▸ Brief: Check every line of the data for the word "rules", and copy those that have it.

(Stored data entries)
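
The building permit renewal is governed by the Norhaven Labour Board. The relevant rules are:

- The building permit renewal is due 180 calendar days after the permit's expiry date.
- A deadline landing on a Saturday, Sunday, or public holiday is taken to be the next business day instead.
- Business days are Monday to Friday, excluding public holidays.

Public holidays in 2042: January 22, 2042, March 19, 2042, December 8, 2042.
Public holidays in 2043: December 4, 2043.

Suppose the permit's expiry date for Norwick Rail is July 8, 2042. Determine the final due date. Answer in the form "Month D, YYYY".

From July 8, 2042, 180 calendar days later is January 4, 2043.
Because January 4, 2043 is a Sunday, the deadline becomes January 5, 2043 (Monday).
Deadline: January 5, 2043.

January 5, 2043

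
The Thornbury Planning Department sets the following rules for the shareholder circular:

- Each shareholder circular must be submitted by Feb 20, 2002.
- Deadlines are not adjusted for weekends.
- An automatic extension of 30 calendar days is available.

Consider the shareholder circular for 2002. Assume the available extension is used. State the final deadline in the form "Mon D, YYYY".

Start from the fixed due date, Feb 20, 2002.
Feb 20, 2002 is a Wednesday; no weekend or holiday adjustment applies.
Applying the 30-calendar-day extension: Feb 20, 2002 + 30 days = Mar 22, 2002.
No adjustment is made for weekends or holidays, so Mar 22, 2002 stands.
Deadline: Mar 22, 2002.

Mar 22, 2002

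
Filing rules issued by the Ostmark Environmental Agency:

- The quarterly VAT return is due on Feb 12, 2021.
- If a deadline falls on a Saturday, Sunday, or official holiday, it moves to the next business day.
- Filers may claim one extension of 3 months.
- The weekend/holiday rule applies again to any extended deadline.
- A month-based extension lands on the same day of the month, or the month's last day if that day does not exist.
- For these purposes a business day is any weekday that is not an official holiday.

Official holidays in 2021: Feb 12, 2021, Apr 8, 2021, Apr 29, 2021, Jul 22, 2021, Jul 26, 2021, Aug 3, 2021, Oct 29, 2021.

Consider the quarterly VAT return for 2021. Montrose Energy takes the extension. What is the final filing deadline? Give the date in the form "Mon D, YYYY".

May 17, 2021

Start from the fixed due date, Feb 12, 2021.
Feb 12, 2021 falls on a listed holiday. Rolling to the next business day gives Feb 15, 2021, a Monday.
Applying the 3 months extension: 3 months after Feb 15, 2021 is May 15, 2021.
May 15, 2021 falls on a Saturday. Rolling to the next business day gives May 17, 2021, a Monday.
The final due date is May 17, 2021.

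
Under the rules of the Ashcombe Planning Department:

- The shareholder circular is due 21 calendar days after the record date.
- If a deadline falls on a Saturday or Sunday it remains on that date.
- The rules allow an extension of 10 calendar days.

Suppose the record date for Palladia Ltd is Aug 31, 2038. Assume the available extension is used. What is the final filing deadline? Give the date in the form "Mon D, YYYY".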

...

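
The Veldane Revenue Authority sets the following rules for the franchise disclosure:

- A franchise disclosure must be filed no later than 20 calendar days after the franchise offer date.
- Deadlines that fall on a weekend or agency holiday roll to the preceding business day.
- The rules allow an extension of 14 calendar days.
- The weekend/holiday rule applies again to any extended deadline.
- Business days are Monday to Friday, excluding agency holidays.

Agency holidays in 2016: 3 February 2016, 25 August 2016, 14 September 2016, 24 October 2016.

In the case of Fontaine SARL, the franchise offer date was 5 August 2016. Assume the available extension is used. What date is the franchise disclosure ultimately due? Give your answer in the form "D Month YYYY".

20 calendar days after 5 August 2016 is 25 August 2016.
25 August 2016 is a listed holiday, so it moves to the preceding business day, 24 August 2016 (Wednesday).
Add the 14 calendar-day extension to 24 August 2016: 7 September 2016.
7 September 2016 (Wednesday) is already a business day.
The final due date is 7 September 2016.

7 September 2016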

▸ Answer box:
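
The building permit renewal is governed by the Norhaven Labour Board. The relevant rules are:
The Thornbury Planning Department sets the following rules for the shareholder circular:
Filing rules issued by the Ostmark Environmental Agency:
Under the rules of the Ashcombe Planning Department:
- The rules allow an extension of 10 calendar days.
The Veldane Revenue Authority sets the following rules for the franchise disclosure:
- The rules allow an extension of 14 calendar days.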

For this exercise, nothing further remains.